*** Begin section ***

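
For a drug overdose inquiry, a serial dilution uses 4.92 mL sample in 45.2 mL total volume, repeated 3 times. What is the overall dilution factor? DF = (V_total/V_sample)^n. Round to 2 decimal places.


Dilution factor calculation:
Single dilution = V_total / V_sample = 45.2 / 4.92 ≈ 9.186992
Number of dilutions = 3
Total DF = (45.2 / 4.92)^3 (full precision, rounded at the end) = 775.39

775.39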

*** End section ***

Go through the data above and transcribe every entry exactly.

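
For a drug overdose inquiry, a serial dilution uses 4.92 mL sample in 45.2 mL total volume, repeated 3 times. What is the overall dilution factor? DF = (V_total/V_sample)^n. Round to 2 decimal places.


Dilution factor calculation:
Single dilution = V_total / V_sample = 45.2 / 4.92 ≈ 9.186992
Number of dilutions = 3
Total DF = (45.2 / 4.92)^3 (full precision, rounded at the end) = 775.39

775.39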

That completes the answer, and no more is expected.